* **ACTIVITY**
Extract all data as written.

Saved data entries
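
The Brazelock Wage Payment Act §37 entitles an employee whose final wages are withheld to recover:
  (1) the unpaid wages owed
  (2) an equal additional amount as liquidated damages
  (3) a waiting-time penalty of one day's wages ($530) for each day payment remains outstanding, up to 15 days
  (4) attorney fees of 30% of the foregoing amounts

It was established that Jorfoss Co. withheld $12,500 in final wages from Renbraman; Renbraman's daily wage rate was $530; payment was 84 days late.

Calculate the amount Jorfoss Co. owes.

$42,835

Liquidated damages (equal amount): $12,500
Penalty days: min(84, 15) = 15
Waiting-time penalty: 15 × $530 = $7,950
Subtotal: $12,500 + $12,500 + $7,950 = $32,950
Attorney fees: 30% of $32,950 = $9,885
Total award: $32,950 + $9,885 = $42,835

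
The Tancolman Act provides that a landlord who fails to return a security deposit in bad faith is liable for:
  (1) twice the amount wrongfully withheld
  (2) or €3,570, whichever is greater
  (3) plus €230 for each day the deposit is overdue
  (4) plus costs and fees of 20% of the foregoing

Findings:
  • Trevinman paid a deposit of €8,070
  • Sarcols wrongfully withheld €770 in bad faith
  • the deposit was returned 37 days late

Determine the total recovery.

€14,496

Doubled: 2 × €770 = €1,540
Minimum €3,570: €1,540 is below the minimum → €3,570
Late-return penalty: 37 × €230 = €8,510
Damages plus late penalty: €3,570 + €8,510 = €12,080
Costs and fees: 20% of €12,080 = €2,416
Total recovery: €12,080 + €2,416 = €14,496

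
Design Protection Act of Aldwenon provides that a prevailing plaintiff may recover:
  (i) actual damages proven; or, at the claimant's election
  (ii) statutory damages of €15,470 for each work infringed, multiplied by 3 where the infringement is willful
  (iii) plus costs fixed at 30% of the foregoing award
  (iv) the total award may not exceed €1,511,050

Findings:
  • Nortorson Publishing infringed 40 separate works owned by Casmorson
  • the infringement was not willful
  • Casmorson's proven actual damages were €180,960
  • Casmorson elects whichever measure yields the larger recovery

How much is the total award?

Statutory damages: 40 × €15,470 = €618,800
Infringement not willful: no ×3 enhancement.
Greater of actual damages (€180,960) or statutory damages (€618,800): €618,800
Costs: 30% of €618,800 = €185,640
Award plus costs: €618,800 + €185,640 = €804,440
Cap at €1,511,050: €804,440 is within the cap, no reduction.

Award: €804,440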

* **EXERCISE RESULT**
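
The Brazelock Wage Payment Act §37 entitles an employee whose final wages are withheld to recover:
  (1) the unpaid wages owed
  (2) an equal additional amount as liquidated damages
  (3) a waiting-time penalty of one day's wages ($530) for each day payment remains outstanding, up to 15 days
  (4) attorney fees of 30% of the foregoing amounts

It was established that Jorfoss Co. withheld $12,500 in final wages from Renbraman; Renbraman's daily wage rate was $530; payment was 84 days late.

Calculate the amount Jorfoss Co. owes.

$42,835

Liquidated damages (equal amount): $12,500
Penalty days: min(84, 15) = 15
Waiting-time penalty: 15 × $530 = $7,950
Subtotal: $12,500 + $12,500 + $7,950 = $32,950
Attorney fees: 30% of $32,950 = $9,885
Total award: $32,950 + $9,885 = $42,835

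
The Tancolman Act provides that a landlord who fails to return a security deposit in bad faith is liable for:
  (1) twice the amount wrongfully withheld
  (2) or €3,570, whichever is greater
  (3) plus €230 for each day the deposit is overdue
  (4) plus costs and fees of 20% of the foregoing

Findings:
  • Trevinman paid a deposit of €8,070
  • Sarcols wrongfully withheld €770 in bad faith
  • the deposit was returned 37 days late

Determine the total recovery.

€14,496

Doubled: 2 × €770 = €1,540
Minimum €3,570: €1,540 is below the minimum → €3,570
Late-return penalty: 37 × €230 = €8,510
Damages plus late penalty: €3,570 + €8,510 = €12,080
Costs and fees: 20% of €12,080 = €2,416
Total recovery: €12,080 + €2,416 = €14,496

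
Design Protection Act of Aldwenon provides that a prevailing plaintiff may recover:
  (i) actual damages proven; or, at the claimant's election
  (ii) statutory damages of €15,470 for each work infringed, multiplied by 3 where the infringement is willful
  (iii) plus costs fixed at 30% of the foregoing award
  (iv) the total award may not exceed €1,511,050

Findings:
  • Nortorson Publishing infringed 40 separate works owned by Casmorson
  • the infringement was not willful
  • Casmorson's proven actual damages were €180,960
  • Casmorson elects whichever measure yields the larger recovery

How much is the total award?

Statutory damages: 40 × €15,470 = €618,800
Infringement not willful: no ×3 enhancement.
Greater of actual damages (€180,960) or statutory damages (€618,800): €618,800
Costs: 30% of €618,800 = €185,640
Award plus costs: €618,800 + €185,640 = €804,440
Cap at €1,511,050: €804,440 is within the cap, no reduction.

Award: €804,440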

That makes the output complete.